◆ Work order:
Write the data out again in full, with no departure from the original.

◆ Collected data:
%%

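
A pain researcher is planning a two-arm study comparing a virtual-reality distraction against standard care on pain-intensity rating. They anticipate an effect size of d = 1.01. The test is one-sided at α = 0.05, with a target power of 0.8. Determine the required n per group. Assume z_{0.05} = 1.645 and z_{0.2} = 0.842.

n = 13 per group

For two independent groups with equal n: n = 2·((z_{α} + z_β) / d)².
z_{α} + z_β = 1.645 + 0.842 = 2.487.
n = 2 × (2.487 / 1.01)² = 2 × 2.462² = 2 × 6.06 = 12.1.
Round up to the next whole participant.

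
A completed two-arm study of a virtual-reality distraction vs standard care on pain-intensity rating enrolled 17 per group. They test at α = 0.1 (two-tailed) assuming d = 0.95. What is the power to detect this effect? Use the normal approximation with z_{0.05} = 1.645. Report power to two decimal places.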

%%

◆ Solution to this task:
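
A pain researcher is planning a two-arm study comparing a virtual-reality distraction against standard care on pain-intensity rating. They anticipate an effect size of d = 1.01. The test is one-sided at α = 0.05, with a target power of 0.8. Determine the required n per group. Assume z_{0.05} = 1.645 and z_{0.2} = 0.842.

n = 13 per group

For two independent groups with equal n: n = 2·((z_{α} + z_β) / d)².
z_{α} + z_β = 1.645 + 0.842 = 2.487.
n = 2 × (2.487 / 1.01)² = 2 × 2.462² = 2 × 6.06 = 12.1.
Round up to the next whole participant.

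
A completed two-arm study of a virtual-reality distraction vs standard care on pain-intensity rating enrolled 17 per group. They test at α = 0.1 (two-tailed) assuming d = 0.95. What is the power to detect this effect? Use the normal approximation with z_{0.05} = 1.645. Report power to two decimal places.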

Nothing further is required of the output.